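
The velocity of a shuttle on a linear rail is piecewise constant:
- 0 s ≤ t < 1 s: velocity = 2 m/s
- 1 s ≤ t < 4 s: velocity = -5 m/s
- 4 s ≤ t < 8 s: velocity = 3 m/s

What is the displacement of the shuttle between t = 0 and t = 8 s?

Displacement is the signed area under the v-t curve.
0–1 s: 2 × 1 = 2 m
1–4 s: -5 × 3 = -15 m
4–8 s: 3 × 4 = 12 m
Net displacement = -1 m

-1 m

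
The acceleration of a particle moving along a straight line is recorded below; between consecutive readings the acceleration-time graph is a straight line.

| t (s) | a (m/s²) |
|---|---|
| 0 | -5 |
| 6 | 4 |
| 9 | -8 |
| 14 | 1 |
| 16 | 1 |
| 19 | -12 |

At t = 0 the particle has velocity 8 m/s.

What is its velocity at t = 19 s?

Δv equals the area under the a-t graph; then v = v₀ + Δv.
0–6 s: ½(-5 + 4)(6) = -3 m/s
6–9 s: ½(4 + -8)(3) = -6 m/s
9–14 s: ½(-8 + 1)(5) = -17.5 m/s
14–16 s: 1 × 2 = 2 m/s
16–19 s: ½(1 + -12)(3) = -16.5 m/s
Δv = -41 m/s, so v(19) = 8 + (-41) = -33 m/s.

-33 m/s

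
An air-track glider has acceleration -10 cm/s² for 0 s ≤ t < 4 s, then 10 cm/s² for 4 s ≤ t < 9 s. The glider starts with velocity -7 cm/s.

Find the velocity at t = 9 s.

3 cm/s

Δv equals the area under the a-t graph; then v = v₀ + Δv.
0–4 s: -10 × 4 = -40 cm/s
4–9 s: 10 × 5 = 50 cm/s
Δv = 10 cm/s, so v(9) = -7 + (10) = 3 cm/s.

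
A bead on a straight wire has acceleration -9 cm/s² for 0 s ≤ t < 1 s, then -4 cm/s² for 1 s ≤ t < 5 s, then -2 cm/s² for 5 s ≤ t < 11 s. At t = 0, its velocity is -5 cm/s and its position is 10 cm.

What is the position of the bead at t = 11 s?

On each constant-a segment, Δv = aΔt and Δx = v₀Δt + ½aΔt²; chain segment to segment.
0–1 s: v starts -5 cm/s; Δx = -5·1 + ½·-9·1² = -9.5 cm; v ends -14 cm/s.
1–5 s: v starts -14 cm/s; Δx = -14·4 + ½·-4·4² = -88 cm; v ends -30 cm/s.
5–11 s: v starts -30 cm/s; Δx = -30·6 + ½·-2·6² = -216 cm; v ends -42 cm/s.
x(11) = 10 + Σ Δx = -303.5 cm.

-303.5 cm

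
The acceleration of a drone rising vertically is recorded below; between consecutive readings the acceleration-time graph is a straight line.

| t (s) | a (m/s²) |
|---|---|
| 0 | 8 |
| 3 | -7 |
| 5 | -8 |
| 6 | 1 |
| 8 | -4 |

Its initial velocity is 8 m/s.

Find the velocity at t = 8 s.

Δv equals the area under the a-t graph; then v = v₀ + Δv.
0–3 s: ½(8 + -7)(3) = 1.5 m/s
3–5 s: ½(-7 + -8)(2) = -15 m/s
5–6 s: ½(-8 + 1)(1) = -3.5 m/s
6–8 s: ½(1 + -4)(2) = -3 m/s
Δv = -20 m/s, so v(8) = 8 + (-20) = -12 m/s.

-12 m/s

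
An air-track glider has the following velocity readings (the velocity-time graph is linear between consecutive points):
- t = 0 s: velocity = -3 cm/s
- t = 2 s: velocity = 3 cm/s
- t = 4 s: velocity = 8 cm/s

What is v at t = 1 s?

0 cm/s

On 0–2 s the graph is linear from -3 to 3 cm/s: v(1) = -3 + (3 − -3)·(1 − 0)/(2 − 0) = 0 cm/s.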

=-=-=

(EXERCISE BRIEF)
Transcribe all of the data exactly, leaving no line out.

(EXERCISE ANSWER)
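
The velocity of a shuttle on a linear rail is piecewise constant:
- 0 s ≤ t < 1 s: velocity = 2 m/s
- 1 s ≤ t < 4 s: velocity = -5 m/s
- 4 s ≤ t < 8 s: velocity = 3 m/s

What is the displacement of the shuttle between t = 0 and t = 8 s?

Displacement is the signed area under the v-t curve.
0–1 s: 2 × 1 = 2 m
1–4 s: -5 × 3 = -15 m
4–8 s: 3 × 4 = 12 m
Net displacement = -1 m

-1 m

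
The acceleration of a particle moving along a straight line is recorded below; between consecutive readings the acceleration-time graph is a straight line.

| t (s) | a (m/s²) |
|---|---|
| 0 | -5 |
| 6 | 4 |
| 9 | -8 |
| 14 | 1 |
| 16 | 1 |
| 19 | -12 |

At t = 0 the particle has velocity 8 m/s.

What is its velocity at t = 19 s?

Δv equals the area under the a-t graph; then v = v₀ + Δv.
0–6 s: ½(-5 + 4)(6) = -3 m/s
6–9 s: ½(4 + -8)(3) = -6 m/s
9–14 s: ½(-8 + 1)(5) = -17.5 m/s
14–16 s: 1 × 2 = 2 m/s
16–19 s: ½(1 + -12)(3) = -16.5 m/s
Δv = -41 m/s, so v(19) = 8 + (-41) = -33 m/s.

-33 m/s

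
An air-track glider has acceleration -10 cm/s² for 0 s ≤ t < 4 s, then 10 cm/s² for 4 s ≤ t < 9 s. The glider starts with velocity -7 cm/s.

Find the velocity at t = 9 s.

3 cm/s

Δv equals the area under the a-t graph; then v = v₀ + Δv.
0–4 s: -10 × 4 = -40 cm/s
4–9 s: 10 × 5 = 50 cm/s
Δv = 10 cm/s, so v(9) = -7 + (10) = 3 cm/s.

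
A bead on a straight wire has acceleration -9 cm/s² for 0 s ≤ t < 1 s, then -4 cm/s² for 1 s ≤ t < 5 s, then -2 cm/s² for 5 s ≤ t < 11 s. At t = 0, its velocity is -5 cm/s and its position is 10 cm.

What is the position of the bead at t = 11 s?

On each constant-a segment, Δv = aΔt and Δx = v₀Δt + ½aΔt²; chain segment to segment.
0–1 s: v starts -5 cm/s; Δx = -5·1 + ½·-9·1² = -9.5 cm; v ends -14 cm/s.
1–5 s: v starts -14 cm/s; Δx = -14·4 + ½·-4·4² = -88 cm; v ends -30 cm/s.
5–11 s: v starts -30 cm/s; Δx = -30·6 + ½·-2·6² = -216 cm; v ends -42 cm/s.
x(11) = 10 + Σ Δx = -303.5 cm.

-303.5 cm

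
The acceleration of a drone rising vertically is recorded below; between consecutive readings the acceleration-time graph is a straight line.

| t (s) | a (m/s²) |
|---|---|
| 0 | 8 |
| 3 | -7 |
| 5 | -8 |
| 6 | 1 |
| 8 | -4 |

Its initial velocity is 8 m/s.

Find the velocity at t = 8 s.

Δv equals the area under the a-t graph; then v = v₀ + Δv.
0–3 s: ½(8 + -7)(3) = 1.5 m/s
3–5 s: ½(-7 + -8)(2) = -15 m/s
5–6 s: ½(-8 + 1)(1) = -3.5 m/s
6–8 s: ½(1 + -4)(2) = -3 m/s
Δv = -20 m/s, so v(8) = 8 + (-20) = -12 m/s.

-12 m/s

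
An air-track glider has the following velocity readings (the velocity-time graph is linear between consecutive points):
- t = 0 s: velocity = -3 cm/s
- t = 2 s: velocity = 3 cm/s
- t = 4 s: velocity = 8 cm/s

What is v at t = 1 s?

0 cm/s

On 0–2 s the graph is linear from -3 to 3 cm/s: v(1) = -3 + (3 − -3)·(1 − 0)/(2 − 0) = 0 cm/s.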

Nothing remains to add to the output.